WORKING DATA:
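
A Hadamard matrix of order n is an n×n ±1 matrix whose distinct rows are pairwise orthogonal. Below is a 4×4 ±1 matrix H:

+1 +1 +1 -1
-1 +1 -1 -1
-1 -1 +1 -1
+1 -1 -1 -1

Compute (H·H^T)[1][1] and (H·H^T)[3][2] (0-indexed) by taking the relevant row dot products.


Row 1 of H: [-1, 1, -1, -1].
Row 2 of H: [-1, -1, 1, -1].
Row 3 of H: [1, -1, -1, -1].
(H·H^T)[1][1] = Σ_j H[1][j]·H[1][j] = (-1)² + (1)² + (-1)² + (-1)² = 1 + 1 + 1 + 1 = 4.
(H·H^T)[3][2] = Σ_j H[3][j]·H[2][j] = (1)·(-1) + (-1)·(-1) + (-1)·(1) + (-1)·(-1) = -1 + 1 + -1 + 1 = 0.
So rows 3 and 2 are orthogonal; the diagonal entry equals n = 4.

(1,1) entry = 4; (3,2) entry = 0.


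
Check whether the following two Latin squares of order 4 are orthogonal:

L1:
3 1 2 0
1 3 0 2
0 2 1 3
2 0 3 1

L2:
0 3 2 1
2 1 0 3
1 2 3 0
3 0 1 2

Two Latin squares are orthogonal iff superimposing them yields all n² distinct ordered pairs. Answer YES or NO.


Form the n² = 16 superimposed pairs (L1[i][j], L2[i][j]), row by row (rows and columns indexed from 0):
row 0: (3,0) (1,3) (2,2) (0,1)
row 1: (1,2) (3,1) (0,0) (2,3)
row 2: (0,1) (2,2) (1,3) (3,0)
row 3: (2,3) (0,0) (3,1) (1,2)
Orthogonality requires all 16 pairs distinct.
But the pair (0,1) repeats: cell (0,3) has L1 = 0, L2 = 1, and cell (2,0) has L1 = 0, L2 = 1.
A repeated pair means some other pair never occurs (only 8 distinct pairs out of 16), so the squares are not orthogonal.
Conclusion: NO.

NO


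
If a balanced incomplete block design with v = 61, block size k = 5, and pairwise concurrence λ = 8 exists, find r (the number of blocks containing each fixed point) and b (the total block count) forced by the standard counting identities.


Any 2-(v, k, λ) BIBD satisfies two necessary conditions:
  (i)  Each point sits in r blocks, and counting incidences through any fixed point gives r(k − 1) = λ(v − 1), so r = λ(v − 1)/(k − 1).
  (ii) Total incidences bk = vr, so b = vr/k.
Step 1: r = λ(v − 1)/(k − 1) = 8·(61 − 1)/(5 − 1) = 8·60/4 = 480/4 = 120.
Step 2: b = vr/k = 61·120/5 = 7320/5 = 1464.
Check integrality: r = 120 ∈ Z ✓, b = 1464 ∈ Z ✓.
(These identities are necessary conditions: they determine r and b for any design with these parameters, but do not by themselves prove that one exists.)

r = 120, b = 1464.


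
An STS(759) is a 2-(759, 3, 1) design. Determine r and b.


An STS(v) is a 2-(v, 3, 1) BIBD: block size k = 3, λ = 1.
Replication: r(k − 1) = λ(v − 1) ⇒ r·2 = 759 − 1 = 758 ⇒ r = 379.
Block count: b = v(v − 1)/6 = 759·758/6 = 575322/6 = 95887.

r = 379, b = 95887.


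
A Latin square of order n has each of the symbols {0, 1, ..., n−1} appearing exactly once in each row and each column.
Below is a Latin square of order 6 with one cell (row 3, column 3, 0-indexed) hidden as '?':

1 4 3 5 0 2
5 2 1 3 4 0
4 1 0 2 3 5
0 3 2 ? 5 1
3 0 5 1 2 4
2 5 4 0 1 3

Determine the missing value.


Row 3 contains symbols [0, 1, 2, 3, 5] — missing [4].
Column 3 contains symbols [0, 1, 2, 3, 5] — missing [4].
The missing symbol must appear in both missing sets; intersection = [4].
Therefore the hidden value is 4.

Missing value = 4.


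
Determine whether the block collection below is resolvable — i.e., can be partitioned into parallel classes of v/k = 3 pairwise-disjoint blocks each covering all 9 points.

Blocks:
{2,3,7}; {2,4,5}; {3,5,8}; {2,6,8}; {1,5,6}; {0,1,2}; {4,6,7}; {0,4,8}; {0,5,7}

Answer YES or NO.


v = 9, block size k = 3, number of blocks = 9.
For resolvability, blocks must partition into parallel classes of size v/k = 3.
Total blocks must therefore be a multiple of 3: 9 = 3·3 + 0 ⇒ divisible ✓.
Consider block {2,4,5}. It intersects every other block in the collection, so no parallel class of size 3 can contain it.
Since every block must belong to some parallel class in a resolution, the collection cannot be partitioned into parallel classes.
Resolvable? NO.

NO


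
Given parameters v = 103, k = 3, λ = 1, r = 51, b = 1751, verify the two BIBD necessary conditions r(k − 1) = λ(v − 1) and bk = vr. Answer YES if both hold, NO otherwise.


Condition (i): r(k − 1) = 51·2 = 102; λ(v − 1) = 1·102 = 102. Match? YES.
Condition (ii): bk = 1751·3 = 5253; vr = 103·51 = 5253. Match? YES.
Both conditions hold? YES.

YES


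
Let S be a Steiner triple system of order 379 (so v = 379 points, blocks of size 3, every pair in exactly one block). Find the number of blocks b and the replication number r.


An STS(v) is a 2-(v, 3, 1) BIBD: block size k = 3, λ = 1.
Replication: r(k − 1) = λ(v − 1) ⇒ r·2 = 379 − 1 = 378 ⇒ r = 189.
Block count: b = v(v − 1)/6 = 379·378/6 = 143262/6 = 23877.
(Check via bk = vr: 23877·3 = 71631 = 379·189 = 71631 ✓.)

r = 189, b = 23877.


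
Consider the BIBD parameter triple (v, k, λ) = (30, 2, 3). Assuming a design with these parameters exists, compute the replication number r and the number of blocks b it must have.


Any 2-(v, k, λ) BIBD satisfies two necessary conditions:
  (i)  Each point sits in r blocks, and counting incidences through any fixed point gives r(k − 1) = λ(v − 1), so r = λ(v − 1)/(k − 1).
  (ii) Total incidences bk = vr, so b = vr/k.
Step 1: r = λ(v − 1)/(k − 1) = 3·(30 − 1)/(2 − 1) = 3·29/1 = 87/1 = 87.
Step 2: b = vr/k = 30·87/2 = 2610/2 = 1305.
Check integrality: r = 87 ∈ Z ✓, b = 1305 ∈ Z ✓.
(These identities are necessary conditions: they determine r and b for any design with these parameters, but do not by themselves prove that one exists.)

r = 87, b = 1305.


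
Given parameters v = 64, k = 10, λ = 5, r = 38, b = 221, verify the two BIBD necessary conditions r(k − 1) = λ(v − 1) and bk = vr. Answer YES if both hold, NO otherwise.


Condition (i): r(k − 1) = 38·9 = 342; λ(v − 1) = 5·63 = 315. Match? NO.
Condition (ii): bk = 221·10 = 2210; vr = 64·38 = 2432. Match? NO.
Both conditions hold? NO.

NO


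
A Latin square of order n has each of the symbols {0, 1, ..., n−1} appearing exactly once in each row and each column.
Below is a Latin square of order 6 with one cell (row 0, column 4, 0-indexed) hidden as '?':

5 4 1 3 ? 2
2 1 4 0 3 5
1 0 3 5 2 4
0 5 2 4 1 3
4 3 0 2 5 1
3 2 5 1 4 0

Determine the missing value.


Row 0 contains symbols [1, 2, 3, 4, 5] — missing [0].
Column 4 contains symbols [1, 2, 3, 4, 5] — missing [0].
The missing symbol must appear in both missing sets; intersection = [0].
Therefore the hidden value is 0.

Missing value = 0.


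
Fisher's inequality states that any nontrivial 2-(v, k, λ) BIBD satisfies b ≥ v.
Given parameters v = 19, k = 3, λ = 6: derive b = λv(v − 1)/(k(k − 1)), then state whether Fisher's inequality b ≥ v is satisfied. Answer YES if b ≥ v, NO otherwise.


b = λv(v − 1)/(k(k − 1)) = 6·19·18/(3·2) = 2052/6 = 342.
Compare with v = 19: b ≥ v, so Fisher's inequality holds.

YES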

WHAT IS BEING ASKED: Please restate word for word only the lines from the one with "Given parameters v = 19, k" through the final line of the listing above, both of them included.

TASK RESPONSE:
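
Given parameters v = 19, k = 3, λ = 6: derive b = λv(v − 1)/(k(k − 1)), then state whether Fisher's inequality b ≥ v is satisfied. Answer YES if b ≥ v, NO otherwise.


b = λv(v − 1)/(k(k − 1)) = 6·19·18/(3·2) = 2052/6 = 342.
Compare with v = 19: b ≥ v, so Fisher's inequality holds.

YES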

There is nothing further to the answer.